### Your assignment
Please find the lines in the entries below that contain the word "adherend", and copy each one.
┌─ Provided data
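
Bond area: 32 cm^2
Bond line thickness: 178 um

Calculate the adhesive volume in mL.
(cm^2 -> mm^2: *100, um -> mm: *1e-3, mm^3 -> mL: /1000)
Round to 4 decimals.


V = 32*100 * 178*1e-3 / 1000
= 0.5696 mL

0.5696


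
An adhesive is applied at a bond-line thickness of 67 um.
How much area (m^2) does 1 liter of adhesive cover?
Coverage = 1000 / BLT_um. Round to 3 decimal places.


Coverage = 1000 / 67 = 14.925 m^2

14.925


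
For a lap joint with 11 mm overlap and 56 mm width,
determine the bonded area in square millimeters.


Area = 11 * 56 = 616 mm^2

616


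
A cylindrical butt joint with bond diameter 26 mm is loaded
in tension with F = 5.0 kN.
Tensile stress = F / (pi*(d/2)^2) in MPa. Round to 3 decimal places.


Area = pi * (26/2)^2 = 530.9292 mm^2
Stress = 5.0*1000 / 530.9292
= 9.417 MPa

9.417


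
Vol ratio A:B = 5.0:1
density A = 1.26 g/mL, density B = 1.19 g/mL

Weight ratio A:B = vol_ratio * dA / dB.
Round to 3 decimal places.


Weight ratio = 5.0 * 1.26 / 1.19
= 5.294

5.294


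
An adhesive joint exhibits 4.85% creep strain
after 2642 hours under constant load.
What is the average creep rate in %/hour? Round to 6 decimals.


Creep rate = strain / time
= 4.85 / 2642
= 0.001836 %/h

0.001836


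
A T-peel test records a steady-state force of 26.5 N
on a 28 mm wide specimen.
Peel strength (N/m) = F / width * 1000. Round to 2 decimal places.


Peel strength = 26.5 / 28 * 1000
= 946.43 N/m

946.43


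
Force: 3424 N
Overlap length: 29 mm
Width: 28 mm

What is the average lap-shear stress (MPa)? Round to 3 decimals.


Average shear stress = F / (overlap * width)
= 3424 / (29 * 28)
= 4.217 MPa

4.217


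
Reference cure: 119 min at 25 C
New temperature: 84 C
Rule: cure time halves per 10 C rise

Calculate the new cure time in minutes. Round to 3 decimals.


factor = 2^((84-25)/10) = 59.7141
t_new = 119 / 59.7141 = 1.993 min

1.993


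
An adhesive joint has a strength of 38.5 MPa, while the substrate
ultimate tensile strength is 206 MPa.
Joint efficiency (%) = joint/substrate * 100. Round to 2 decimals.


Efficiency = 38.5 / 206 * 100
= 18.69%

18.69


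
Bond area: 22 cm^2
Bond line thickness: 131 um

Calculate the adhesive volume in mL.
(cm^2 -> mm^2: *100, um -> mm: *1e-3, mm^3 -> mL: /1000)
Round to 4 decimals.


V = 22*100 * 131*1e-3 / 1000
= 0.2882 mL

0.2882


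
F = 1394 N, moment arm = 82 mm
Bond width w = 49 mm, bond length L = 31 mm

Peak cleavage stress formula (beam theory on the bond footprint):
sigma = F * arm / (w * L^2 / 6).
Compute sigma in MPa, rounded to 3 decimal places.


sigma = (1394 * 82) / (49 * 961 / 6)
= 114308 * 6 / 47089
= 685848 / 47089
= 14.565 MPa

14.565


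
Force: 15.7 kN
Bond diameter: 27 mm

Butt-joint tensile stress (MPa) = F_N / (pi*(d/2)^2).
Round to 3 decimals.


F_N = 15.7 * 1000 = 15700.0 N
A = pi*(13.5)^2 = 572.5553 mm^2
stress = 15700.0 / 572.5553 = 27.421 MPa

27.421


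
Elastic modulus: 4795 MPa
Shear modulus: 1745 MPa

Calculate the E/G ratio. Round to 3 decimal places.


E / G = 4795 / 1745 = 2.748

2.748


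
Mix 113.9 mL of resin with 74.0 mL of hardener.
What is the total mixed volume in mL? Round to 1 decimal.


Total = 113.9 + 74.0 = 187.9 mL

187.9


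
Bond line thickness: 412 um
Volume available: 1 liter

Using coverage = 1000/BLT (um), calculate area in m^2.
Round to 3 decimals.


1 L = 1e6 mm^3, thickness = 412 um = 0.412 mm
Area = 1e6 / 0.412 mm^2 = (1e6 / 0.412) / 1e6 m^2 = 1000 / 412 m^2
= 2.427 m^2

2.427


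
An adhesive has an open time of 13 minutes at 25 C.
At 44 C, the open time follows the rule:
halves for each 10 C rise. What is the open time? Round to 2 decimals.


Factor = 2^((44-25)/10) = 3.7321
Open time = 13 / 3.7321 = 3.48 min

3.48


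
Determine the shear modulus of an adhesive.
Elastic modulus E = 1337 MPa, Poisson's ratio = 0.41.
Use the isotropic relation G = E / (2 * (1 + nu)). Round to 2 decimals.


G = 1337 / (2*(1+0.41)) = 1337 / 2.82
= 474.11 MPa

474.11


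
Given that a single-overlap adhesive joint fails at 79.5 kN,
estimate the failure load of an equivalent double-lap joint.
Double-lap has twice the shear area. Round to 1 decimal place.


Double-lap factor = 2
Expected load = 79.5 * 2 = 159.0 kN

159.0


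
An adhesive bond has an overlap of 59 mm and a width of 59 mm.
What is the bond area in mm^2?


Bond area = overlap * width
= 59 * 59
= 3481 mm^2

3481


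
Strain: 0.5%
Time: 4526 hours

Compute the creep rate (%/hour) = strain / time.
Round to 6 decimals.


Creep rate = 0.5 / 4526
= 0.000110 %/h

0.000110


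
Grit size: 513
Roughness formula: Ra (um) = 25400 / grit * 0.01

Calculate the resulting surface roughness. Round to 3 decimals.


Ra = 25400 / 513 * 0.01
= 0.495 um

0.495


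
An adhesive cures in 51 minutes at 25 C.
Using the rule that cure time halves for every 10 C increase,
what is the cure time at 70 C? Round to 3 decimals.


Factor = 2^((70 - 25) / 10) = 22.6274
Cure time = 51 / 22.6274
= 2.254 minutes

2.254


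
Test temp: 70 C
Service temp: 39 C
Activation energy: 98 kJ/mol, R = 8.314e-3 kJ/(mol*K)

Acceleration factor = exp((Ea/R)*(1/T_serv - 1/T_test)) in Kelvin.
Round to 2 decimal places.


AF = exp((98/0.008314)*(1/312.15 - 1/343.15))
= 30.31

30.31


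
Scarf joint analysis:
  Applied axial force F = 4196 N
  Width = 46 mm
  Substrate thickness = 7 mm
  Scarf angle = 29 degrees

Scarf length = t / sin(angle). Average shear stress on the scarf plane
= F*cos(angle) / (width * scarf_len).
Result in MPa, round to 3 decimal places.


Scarf length = 7 / sin(29 deg) = 14.4387 mm
cos(29 deg) = 0.874620
Shear = 4196 * 0.874620 / (46 * 14.4387)
= 5.525 MPa

5.525


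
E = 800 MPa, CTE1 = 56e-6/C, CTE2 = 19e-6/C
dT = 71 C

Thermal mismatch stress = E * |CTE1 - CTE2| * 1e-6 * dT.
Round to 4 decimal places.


= 800 * 37e-6 * 71
= 2.1016 MPa

2.1016


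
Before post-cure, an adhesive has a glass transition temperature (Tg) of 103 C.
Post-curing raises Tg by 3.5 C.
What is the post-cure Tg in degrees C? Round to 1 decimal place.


Tg_post = Tg_base + delta_Tg
= 103 + 3.5
= 106.5 C

106.5


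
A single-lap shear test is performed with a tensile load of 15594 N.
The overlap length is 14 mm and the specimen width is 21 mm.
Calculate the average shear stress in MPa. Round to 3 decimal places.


Shear stress = F / (overlap * width)
= 15594 / (14 * 21)
= 15594 / 294
= 53.041 MPa

53.041


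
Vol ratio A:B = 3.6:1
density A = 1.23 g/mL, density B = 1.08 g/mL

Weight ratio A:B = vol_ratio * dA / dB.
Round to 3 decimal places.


Weight ratio = 3.6 * 1.23 / 1.08
= 4.100

4.100


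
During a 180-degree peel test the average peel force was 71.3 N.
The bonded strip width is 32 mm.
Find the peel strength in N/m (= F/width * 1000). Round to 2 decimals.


Peel strength = F/width * 1000
= 71.3 / 32 * 1000
= 2228.13 N/m

2228.13


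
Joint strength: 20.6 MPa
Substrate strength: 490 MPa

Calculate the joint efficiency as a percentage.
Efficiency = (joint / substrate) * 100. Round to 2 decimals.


Efficiency = (20.6 / 490) * 100 = 4.20%

4.20


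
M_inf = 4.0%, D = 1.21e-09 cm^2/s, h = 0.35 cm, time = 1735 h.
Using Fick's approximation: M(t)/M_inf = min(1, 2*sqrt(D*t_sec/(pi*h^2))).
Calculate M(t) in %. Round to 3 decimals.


t = 6246000 s
ratio = min(1, 2*sqrt(1.21e-09*6246000/(pi*0.1225)))
= 0.280273
M(t) = 4.0 * 0.280273 = 1.121%

1.121


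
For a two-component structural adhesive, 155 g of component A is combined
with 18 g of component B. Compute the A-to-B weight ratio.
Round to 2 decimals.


Weight ratio A:B = 155 / 18
= 8.61

8.61


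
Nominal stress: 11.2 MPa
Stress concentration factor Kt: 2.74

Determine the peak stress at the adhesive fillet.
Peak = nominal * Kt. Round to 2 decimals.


Peak stress = 11.2 * 2.74
= 30.69 MPa

30.69


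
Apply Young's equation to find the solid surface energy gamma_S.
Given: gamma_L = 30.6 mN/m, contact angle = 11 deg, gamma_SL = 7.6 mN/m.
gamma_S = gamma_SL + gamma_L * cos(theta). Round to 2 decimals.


theta_rad = 11 * pi/180 = 0.191986
gamma_S = 7.6 + 30.6 * cos(0.191986)
= 37.64 mN/m

37.64


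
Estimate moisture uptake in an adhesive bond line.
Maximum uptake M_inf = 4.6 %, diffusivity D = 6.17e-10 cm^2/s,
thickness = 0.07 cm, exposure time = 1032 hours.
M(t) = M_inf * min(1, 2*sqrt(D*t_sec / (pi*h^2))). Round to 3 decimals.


Convert time: 1032 h = 3715200 s
ratio = min(1, 2*sqrt(6.17e-10*3715200/(pi*0.07^2)))
= 0.771775
M(t) = 4.6 * 0.771775 = 3.550%

3.550


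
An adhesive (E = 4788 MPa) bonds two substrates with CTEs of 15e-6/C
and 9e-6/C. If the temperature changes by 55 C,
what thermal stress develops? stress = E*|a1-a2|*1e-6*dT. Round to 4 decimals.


Stress = 4788 * |15 - 9| * 1e-6 * 55
= 1.5800 MPa

1.5800


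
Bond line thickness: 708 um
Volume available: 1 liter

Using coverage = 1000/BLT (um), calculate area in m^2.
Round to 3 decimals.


1 L = 1e6 mm^3, thickness = 708 um = 0.708 mm
Area = 1e6 / 0.708 mm^2 = (1e6 / 0.708) / 1e6 m^2 = 1000 / 708 m^2
= 1.412 m^2

1.412


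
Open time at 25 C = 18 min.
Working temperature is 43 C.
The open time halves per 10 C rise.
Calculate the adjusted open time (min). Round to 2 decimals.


factor = 2^((43 - 25) / 10) = 3.4822
ot = 18 / 3.4822 = 5.17 min

5.17


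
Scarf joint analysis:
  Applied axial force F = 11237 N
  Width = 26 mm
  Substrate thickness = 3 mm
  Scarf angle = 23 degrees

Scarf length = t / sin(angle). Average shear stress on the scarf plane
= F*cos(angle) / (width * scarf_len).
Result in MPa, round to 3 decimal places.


Scarf length = 3 / sin(23 deg) = 7.6779 mm
cos(23 deg) = 0.920505
Shear = 11237 * 0.920505 / (26 * 7.6779)
= 51.816 MPa

51.816


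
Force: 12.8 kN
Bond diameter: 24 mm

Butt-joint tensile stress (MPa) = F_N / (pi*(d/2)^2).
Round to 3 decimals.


F_N = 12.8 * 1000 = 12800.0 N
A = pi*(12.0)^2 = 452.3893 mm^2
stress = 12800.0 / 452.3893 = 28.294 MPa

28.294


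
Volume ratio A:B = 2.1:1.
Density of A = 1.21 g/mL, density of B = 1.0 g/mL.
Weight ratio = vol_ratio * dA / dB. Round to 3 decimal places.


Wt ratio = 2.1 * 1.21 / 1.0
= 2.541

2.541


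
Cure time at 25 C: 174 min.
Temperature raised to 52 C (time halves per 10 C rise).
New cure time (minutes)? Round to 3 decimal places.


Acceleration factor = 2^(27/10) = 6.4980
New time = 174 / 6.4980 = 26.777 min

26.777


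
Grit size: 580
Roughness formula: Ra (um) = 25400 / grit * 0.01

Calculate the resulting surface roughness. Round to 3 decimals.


Ra = 25400 / 580 * 0.01
= 0.438 um

0.438


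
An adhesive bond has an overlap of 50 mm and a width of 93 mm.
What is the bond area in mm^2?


Bond area = overlap * width
= 50 * 93
= 4650 mm^2

4650


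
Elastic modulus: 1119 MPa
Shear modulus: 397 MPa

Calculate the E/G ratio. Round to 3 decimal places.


E / G = 1119 / 397 = 2.819

2.819


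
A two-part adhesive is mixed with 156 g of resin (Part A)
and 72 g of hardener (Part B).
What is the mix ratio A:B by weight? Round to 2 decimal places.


Mix ratio = mass_A / mass_B
= 156 / 72
= 2.17

2.17


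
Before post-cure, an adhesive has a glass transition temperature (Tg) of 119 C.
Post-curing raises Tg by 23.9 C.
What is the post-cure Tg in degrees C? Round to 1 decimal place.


Tg_post = Tg_base + delta_Tg
= 119 + 23.9
= 142.9 C

142.9


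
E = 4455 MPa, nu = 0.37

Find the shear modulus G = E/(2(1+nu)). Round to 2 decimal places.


G = 4455 / (2 * 1.37)
= 1625.91 MPa

1625.91


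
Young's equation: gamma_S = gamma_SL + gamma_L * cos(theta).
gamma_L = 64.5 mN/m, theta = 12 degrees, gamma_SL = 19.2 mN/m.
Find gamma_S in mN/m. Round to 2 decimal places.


cos(12 deg) = 0.978148
gamma_S = 19.2 + 64.5 * 0.978148
= 82.29 mN/m

82.29


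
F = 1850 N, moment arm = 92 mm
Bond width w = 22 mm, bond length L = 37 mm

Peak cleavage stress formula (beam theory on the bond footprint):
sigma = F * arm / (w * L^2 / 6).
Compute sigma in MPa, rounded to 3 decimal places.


sigma = (1850 * 92) / (22 * 1369 / 6)
= 170200 * 6 / 30118
= 1021200 / 30118
= 33.907 MPa

33.907


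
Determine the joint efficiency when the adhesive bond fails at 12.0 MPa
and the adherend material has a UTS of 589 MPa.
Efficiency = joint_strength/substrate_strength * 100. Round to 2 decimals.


Joint efficiency = 12.0 / 589 * 100
= 2.04%

2.04


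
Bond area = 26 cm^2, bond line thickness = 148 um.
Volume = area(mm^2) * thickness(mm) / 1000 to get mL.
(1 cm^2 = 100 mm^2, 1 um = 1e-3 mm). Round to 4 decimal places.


area_mm2 = 26 * 100 = 2600
blt_mm = 148 * 1e-3 = 0.148
vol_mm3 = 2600 * 0.148 = 384.8
vol_mL = 384.8 / 1000 = 0.3848 mL

0.3848


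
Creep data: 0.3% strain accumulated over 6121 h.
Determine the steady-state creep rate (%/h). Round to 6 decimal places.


Rate = 0.3 / 6121 = 0.000049 %/h

0.000049


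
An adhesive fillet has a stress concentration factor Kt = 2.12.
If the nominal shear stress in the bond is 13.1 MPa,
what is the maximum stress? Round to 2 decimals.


Max stress = 13.1 * 2.12 = 27.77 MPa

27.77


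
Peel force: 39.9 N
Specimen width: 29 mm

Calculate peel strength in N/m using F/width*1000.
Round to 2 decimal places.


Peel strength = 39.9 / 29 * 1000 = 1375.86 N/m

1375.86


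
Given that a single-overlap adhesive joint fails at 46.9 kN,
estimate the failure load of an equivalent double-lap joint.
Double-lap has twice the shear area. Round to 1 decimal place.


Double-lap factor = 2
Expected load = 46.9 * 2 = 93.8 kN

93.8


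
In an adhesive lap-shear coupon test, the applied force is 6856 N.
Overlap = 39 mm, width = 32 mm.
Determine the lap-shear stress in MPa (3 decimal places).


stress = F / (overlap * width)
= 6856 / (39 * 32)
= 5.494 MPa

5.494


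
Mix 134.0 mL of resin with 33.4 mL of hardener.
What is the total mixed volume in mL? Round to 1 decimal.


Total = 134.0 + 33.4 = 167.4 mL

167.4


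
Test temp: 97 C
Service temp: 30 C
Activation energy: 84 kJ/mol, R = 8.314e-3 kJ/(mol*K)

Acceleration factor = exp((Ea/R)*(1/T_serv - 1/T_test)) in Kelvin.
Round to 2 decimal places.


AF = exp((84/0.008314)*(1/303.15 - 1/370.15))
= 416.82

416.82


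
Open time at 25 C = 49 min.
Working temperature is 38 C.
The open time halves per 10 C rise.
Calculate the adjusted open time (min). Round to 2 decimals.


factor = 2^((38 - 25) / 10) = 2.4623
ot = 49 / 2.4623 = 19.90 min

19.90


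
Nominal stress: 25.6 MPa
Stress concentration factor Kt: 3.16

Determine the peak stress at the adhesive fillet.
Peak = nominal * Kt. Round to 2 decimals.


Peak stress = 25.6 * 3.16
= 80.90 MPa

80.90


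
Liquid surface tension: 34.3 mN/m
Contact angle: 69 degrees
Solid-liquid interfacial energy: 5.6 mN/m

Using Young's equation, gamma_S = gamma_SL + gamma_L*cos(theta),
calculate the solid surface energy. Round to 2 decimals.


gamma_S = 5.6 + 34.3 * cos(69)
= 17.89 mN/m

17.89


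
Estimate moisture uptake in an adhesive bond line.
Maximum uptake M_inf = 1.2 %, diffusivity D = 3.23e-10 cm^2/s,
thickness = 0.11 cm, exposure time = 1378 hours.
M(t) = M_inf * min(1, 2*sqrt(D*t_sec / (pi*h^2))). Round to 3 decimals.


Convert time: 1378 h = 4960800 s
ratio = min(1, 2*sqrt(3.23e-10*4960800/(pi*0.11^2)))
= 0.410619
M(t) = 1.2 * 0.410619 = 0.493%

0.493


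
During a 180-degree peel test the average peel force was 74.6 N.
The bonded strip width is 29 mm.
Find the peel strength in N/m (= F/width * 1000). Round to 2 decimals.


Peel strength = F/width * 1000
= 74.6 / 29 * 1000
= 2572.41 N/m

2572.41


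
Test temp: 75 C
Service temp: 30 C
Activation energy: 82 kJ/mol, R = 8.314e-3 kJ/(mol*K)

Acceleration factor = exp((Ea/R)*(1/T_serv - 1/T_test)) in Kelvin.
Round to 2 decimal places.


AF = exp((82/0.008314)*(1/303.15 - 1/348.15))
= 67.04

67.04


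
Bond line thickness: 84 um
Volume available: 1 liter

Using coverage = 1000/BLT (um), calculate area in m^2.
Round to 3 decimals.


1 L = 1e6 mm^3, thickness = 84 um = 0.084 mm
Area = 1e6 / 0.084 mm^2 = (1e6 / 0.084) / 1e6 m^2 = 1000 / 84 m^2
= 11.905 m^2

11.905


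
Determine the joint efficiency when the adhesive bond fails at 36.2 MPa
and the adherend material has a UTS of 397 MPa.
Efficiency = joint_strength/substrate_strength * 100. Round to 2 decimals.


Joint efficiency = 36.2 / 397 * 100
= 9.12%

9.12


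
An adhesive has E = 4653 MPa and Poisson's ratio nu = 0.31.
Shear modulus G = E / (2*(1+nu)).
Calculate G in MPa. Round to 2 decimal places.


G = 4653 / (2*(1+0.31))
= 4653 / 2.62
= 1775.95 MPa

1775.95


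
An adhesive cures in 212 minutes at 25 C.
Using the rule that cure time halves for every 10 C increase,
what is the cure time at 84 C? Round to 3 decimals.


Factor = 2^((84 - 25) / 10) = 59.7141
Cure time = 212 / 59.7141
= 3.550 minutes

3.550


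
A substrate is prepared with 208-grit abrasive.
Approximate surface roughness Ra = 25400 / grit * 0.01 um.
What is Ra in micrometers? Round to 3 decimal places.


Ra = 25400 / 208 * 0.01 = 1.221 um

1.221


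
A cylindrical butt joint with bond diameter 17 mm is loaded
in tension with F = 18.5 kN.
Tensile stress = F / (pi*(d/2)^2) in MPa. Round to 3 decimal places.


Area = pi * (17/2)^2 = 226.9801 mm^2
Stress = 18.5*1000 / 226.9801
= 81.505 MPa

81.505


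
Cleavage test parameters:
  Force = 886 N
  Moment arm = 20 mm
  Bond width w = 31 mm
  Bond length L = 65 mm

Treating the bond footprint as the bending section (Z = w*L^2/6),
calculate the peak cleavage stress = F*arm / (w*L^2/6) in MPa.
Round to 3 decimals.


M = 886 * 20 = 17720 N*mm
Z = 31 * 65^2 / 6 = 130975 / 6 mm^3
sigma = M / Z = 6 * 17720 / 130975 = 106320 / 130975
= 0.812 MPa

0.812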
└─
### Solved problem
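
and the adherend material has a UTS of 589 MPa.
and the adherend material has a UTS of 397 MPa.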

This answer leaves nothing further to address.